Excerpted data:
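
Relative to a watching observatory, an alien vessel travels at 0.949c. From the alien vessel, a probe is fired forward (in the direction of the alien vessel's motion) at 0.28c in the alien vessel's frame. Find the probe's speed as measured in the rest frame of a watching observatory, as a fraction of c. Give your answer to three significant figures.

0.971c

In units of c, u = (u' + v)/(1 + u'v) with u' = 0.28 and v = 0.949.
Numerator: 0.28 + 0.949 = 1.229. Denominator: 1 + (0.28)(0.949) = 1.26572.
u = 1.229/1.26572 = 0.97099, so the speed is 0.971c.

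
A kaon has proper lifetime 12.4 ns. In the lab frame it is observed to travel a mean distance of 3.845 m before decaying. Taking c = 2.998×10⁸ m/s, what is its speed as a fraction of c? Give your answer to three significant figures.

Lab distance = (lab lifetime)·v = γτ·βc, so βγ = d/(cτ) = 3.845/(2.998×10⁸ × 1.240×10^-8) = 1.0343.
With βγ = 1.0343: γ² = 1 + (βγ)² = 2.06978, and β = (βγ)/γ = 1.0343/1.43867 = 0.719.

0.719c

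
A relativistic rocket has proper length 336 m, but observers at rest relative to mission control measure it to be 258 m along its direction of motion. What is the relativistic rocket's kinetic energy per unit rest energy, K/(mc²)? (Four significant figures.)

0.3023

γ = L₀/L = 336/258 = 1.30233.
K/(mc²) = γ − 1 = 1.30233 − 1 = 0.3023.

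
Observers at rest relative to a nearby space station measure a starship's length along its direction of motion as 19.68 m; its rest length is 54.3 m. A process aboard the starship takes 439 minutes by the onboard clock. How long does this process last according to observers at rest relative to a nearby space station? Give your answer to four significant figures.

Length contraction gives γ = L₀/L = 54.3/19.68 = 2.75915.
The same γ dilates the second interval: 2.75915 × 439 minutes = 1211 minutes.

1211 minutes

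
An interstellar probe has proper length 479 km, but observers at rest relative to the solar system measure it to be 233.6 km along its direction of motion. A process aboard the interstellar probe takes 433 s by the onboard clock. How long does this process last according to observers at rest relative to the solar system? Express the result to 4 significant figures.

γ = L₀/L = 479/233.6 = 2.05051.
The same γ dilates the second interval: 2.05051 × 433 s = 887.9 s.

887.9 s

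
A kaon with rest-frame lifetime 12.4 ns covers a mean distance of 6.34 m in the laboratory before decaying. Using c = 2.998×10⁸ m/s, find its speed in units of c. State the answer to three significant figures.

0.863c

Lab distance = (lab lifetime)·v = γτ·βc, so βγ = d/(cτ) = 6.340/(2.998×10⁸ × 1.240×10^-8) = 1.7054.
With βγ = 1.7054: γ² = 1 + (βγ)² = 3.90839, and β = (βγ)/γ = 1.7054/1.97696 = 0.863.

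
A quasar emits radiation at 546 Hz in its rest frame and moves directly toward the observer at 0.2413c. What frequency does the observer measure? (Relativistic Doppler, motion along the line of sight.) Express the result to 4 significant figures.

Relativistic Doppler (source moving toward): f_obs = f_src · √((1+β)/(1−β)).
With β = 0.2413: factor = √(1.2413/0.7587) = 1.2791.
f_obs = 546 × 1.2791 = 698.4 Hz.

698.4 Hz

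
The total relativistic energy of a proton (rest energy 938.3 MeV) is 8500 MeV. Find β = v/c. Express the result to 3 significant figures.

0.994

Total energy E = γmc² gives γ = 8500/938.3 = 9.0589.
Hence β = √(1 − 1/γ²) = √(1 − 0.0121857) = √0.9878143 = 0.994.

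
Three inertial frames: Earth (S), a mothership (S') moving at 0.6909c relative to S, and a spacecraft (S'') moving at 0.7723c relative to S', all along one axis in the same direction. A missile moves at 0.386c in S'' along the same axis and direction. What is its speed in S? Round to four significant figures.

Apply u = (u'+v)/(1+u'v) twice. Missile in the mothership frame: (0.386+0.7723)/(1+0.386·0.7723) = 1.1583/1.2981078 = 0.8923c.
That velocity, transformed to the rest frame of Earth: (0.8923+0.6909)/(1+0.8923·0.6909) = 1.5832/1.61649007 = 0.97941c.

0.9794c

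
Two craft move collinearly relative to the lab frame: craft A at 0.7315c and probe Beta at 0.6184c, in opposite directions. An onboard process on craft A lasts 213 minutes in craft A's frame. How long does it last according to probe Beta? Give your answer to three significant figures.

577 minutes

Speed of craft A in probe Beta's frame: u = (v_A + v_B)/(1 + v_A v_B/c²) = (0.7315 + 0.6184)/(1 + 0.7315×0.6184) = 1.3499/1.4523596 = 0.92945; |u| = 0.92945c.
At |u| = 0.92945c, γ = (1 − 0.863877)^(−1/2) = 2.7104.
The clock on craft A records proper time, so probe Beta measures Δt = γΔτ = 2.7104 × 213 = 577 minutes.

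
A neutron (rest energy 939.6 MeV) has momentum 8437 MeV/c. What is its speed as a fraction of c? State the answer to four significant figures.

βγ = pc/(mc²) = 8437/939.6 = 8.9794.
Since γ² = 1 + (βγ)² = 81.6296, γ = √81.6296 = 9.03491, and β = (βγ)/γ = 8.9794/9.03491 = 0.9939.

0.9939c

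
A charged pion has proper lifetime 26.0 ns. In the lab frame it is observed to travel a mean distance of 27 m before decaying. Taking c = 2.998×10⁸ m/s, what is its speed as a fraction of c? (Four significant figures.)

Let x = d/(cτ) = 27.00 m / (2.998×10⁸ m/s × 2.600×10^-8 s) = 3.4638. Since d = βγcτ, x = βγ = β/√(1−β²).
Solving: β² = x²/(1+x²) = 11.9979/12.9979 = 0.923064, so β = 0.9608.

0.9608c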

Exercise objective: Extract all of the data shown above without alteration.

Answer space:
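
Relative to a watching observatory, an alien vessel travels at 0.949c. From the alien vessel, a probe is fired forward (in the direction of the alien vessel's motion) at 0.28c in the alien vessel's frame. Find the probe's speed as measured in the rest frame of a watching observatory, as a fraction of c. Give your answer to three significant figures.

0.971c

In units of c, u = (u' + v)/(1 + u'v) with u' = 0.28 and v = 0.949.
Numerator: 0.28 + 0.949 = 1.229. Denominator: 1 + (0.28)(0.949) = 1.26572.
u = 1.229/1.26572 = 0.97099, so the speed is 0.971c.

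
A kaon has proper lifetime 12.4 ns. In the lab frame it is observed to travel a mean distance of 3.845 m before decaying. Taking c = 2.998×10⁸ m/s, what is its speed as a fraction of c? Give your answer to three significant figures.

Lab distance = (lab lifetime)·v = γτ·βc, so βγ = d/(cτ) = 3.845/(2.998×10⁸ × 1.240×10^-8) = 1.0343.
With βγ = 1.0343: γ² = 1 + (βγ)² = 2.06978, and β = (βγ)/γ = 1.0343/1.43867 = 0.719.

0.719c

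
A relativistic rocket has proper length 336 m, but observers at rest relative to mission control measure it to be 258 m along its direction of motion. What is the relativistic rocket's kinetic energy per unit rest energy, K/(mc²)? (Four significant figures.)

0.3023

γ = L₀/L = 336/258 = 1.30233.
K/(mc²) = γ − 1 = 1.30233 − 1 = 0.3023.

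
Observers at rest relative to a nearby space station measure a starship's length along its direction of motion as 19.68 m; its rest length is 54.3 m. A process aboard the starship takes 439 minutes by the onboard clock. How long does this process last according to observers at rest relative to a nearby space station? Give your answer to four significant figures.

Length contraction gives γ = L₀/L = 54.3/19.68 = 2.75915.
The same γ dilates the second interval: 2.75915 × 439 minutes = 1211 minutes.

1211 minutes

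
An interstellar probe has proper length 479 km, but observers at rest relative to the solar system measure it to be 233.6 km along its direction of motion. A process aboard the interstellar probe takes 433 s by the onboard clock. How long does this process last according to observers at rest relative to the solar system? Express the result to 4 significant figures.

γ = L₀/L = 479/233.6 = 2.05051.
The same γ dilates the second interval: 2.05051 × 433 s = 887.9 s.

887.9 s

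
A kaon with rest-frame lifetime 12.4 ns covers a mean distance of 6.34 m in the laboratory before decaying. Using c = 2.998×10⁸ m/s, find its speed in units of c. State the answer to three significant figures.

0.863c

Lab distance = (lab lifetime)·v = γτ·βc, so βγ = d/(cτ) = 6.340/(2.998×10⁸ × 1.240×10^-8) = 1.7054.
With βγ = 1.7054: γ² = 1 + (βγ)² = 3.90839, and β = (βγ)/γ = 1.7054/1.97696 = 0.863.

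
A quasar emits radiation at 546 Hz in its rest frame and moves directly toward the observer at 0.2413c. What frequency does the observer measure? (Relativistic Doppler, motion along the line of sight.) Express the result to 4 significant figures.

Relativistic Doppler (source moving toward): f_obs = f_src · √((1+β)/(1−β)).
With β = 0.2413: factor = √(1.2413/0.7587) = 1.2791.
f_obs = 546 × 1.2791 = 698.4 Hz.

698.4 Hz

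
The total relativistic energy of a proton (rest energy 938.3 MeV) is 8500 MeV. Find β = v/c. Express the result to 3 significant figures.

0.994

Total energy E = γmc² gives γ = 8500/938.3 = 9.0589.
Hence β = √(1 − 1/γ²) = √(1 − 0.0121857) = √0.9878143 = 0.994.

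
Three inertial frames: Earth (S), a mothership (S') moving at 0.6909c relative to S, and a spacecraft (S'') moving at 0.7723c relative to S', all along one axis in the same direction. A missile moves at 0.386c in S'' along the same axis and direction. What is its speed in S? Round to four significant figures.

Apply u = (u'+v)/(1+u'v) twice. Missile in the mothership frame: (0.386+0.7723)/(1+0.386·0.7723) = 1.1583/1.2981078 = 0.8923c.
That velocity, transformed to the rest frame of Earth: (0.8923+0.6909)/(1+0.8923·0.6909) = 1.5832/1.61649007 = 0.97941c.

0.9794c

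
Two craft move collinearly relative to the lab frame: craft A at 0.7315c and probe Beta at 0.6184c, in opposite directions. An onboard process on craft A lasts 213 minutes in craft A's frame. How long does it last according to probe Beta? Give your answer to three significant figures.

577 minutes

Speed of craft A in probe Beta's frame: u = (v_A + v_B)/(1 + v_A v_B/c²) = (0.7315 + 0.6184)/(1 + 0.7315×0.6184) = 1.3499/1.4523596 = 0.92945; |u| = 0.92945c.
At |u| = 0.92945c, γ = (1 − 0.863877)^(−1/2) = 2.7104.
The clock on craft A records proper time, so probe Beta measures Δt = γΔτ = 2.7104 × 213 = 577 minutes.

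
A neutron (rest energy 939.6 MeV) has momentum 8437 MeV/c. What is its speed as a fraction of c? State the answer to four significant figures.

βγ = pc/(mc²) = 8437/939.6 = 8.9794.
Since γ² = 1 + (βγ)² = 81.6296, γ = √81.6296 = 9.03491, and β = (βγ)/γ = 8.9794/9.03491 = 0.9939.

0.9939c

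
A charged pion has proper lifetime 26.0 ns. In the lab frame it is observed to travel a mean distance of 27 m before decaying. Taking c = 2.998×10⁸ m/s, what is its speed as a fraction of c? (Four significant figures.)

Let x = d/(cτ) = 27.00 m / (2.998×10⁸ m/s × 2.600×10^-8 s) = 3.4638. Since d = βγcτ, x = βγ = β/√(1−β²).
Solving: β² = x²/(1+x²) = 11.9979/12.9979 = 0.923064, so β = 0.9608.

0.9608c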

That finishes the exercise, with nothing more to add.